┏━━

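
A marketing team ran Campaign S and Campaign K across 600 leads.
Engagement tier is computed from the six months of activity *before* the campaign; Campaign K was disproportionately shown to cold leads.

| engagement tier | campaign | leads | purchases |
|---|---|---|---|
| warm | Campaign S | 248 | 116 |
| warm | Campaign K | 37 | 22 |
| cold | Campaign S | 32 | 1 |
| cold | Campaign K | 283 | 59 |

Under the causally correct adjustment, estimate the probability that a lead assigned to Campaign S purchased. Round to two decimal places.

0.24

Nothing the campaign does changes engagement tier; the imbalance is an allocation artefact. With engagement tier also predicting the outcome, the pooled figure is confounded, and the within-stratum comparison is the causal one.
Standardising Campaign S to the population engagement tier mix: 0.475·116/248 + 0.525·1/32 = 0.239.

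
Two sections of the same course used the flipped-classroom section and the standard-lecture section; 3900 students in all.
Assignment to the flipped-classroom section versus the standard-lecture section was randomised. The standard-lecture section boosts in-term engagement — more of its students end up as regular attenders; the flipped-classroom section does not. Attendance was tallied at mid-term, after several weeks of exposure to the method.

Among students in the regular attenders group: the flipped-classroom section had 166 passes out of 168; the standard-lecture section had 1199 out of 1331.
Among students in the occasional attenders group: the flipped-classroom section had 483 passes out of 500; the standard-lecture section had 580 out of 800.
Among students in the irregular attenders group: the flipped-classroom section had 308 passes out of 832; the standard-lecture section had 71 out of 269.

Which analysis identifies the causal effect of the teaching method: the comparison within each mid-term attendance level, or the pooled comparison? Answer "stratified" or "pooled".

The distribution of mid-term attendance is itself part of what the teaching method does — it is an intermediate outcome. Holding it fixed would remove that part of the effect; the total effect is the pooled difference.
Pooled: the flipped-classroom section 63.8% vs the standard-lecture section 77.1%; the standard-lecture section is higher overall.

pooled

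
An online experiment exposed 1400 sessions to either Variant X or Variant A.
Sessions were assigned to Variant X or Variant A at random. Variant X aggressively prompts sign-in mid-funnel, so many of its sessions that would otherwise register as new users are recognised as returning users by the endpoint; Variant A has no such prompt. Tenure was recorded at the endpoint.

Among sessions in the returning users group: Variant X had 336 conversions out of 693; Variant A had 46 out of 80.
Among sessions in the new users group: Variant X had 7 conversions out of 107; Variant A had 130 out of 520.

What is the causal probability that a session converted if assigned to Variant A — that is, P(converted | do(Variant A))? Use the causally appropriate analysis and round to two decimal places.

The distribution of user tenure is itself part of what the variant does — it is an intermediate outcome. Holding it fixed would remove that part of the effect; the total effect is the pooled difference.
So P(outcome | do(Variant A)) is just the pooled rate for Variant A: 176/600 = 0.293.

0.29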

┗━━
┏━━

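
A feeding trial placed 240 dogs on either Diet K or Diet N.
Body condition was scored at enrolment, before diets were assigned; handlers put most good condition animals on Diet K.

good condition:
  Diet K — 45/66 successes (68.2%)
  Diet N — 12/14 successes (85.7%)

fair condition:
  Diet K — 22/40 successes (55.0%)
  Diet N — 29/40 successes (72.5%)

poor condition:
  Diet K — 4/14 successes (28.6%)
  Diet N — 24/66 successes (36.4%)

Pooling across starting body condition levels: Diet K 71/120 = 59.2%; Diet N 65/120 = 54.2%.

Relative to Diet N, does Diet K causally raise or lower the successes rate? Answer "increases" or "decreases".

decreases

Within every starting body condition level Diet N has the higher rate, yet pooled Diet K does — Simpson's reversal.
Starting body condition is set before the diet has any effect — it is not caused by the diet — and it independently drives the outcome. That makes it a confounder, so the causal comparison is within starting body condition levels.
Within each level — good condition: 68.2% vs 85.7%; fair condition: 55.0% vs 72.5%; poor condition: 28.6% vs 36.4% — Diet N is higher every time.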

┗━━

From the line containing "Engagement tier is" down to the line containing "K | 283 | 59 |" in the material above, reproduce every line exactly, including the two end lines.

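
Engagement tier is computed from the six months of activity *before* the campaign; Campaign K was disproportionately shown to cold leads.

| engagement tier | campaign | leads | purchases |
|---|---|---|---|
| warm | Campaign S | 248 | 116 |
| warm | Campaign K | 37 | 22 |
| cold | Campaign S | 32 | 1 |
| cold | Campaign K | 283 | 59 |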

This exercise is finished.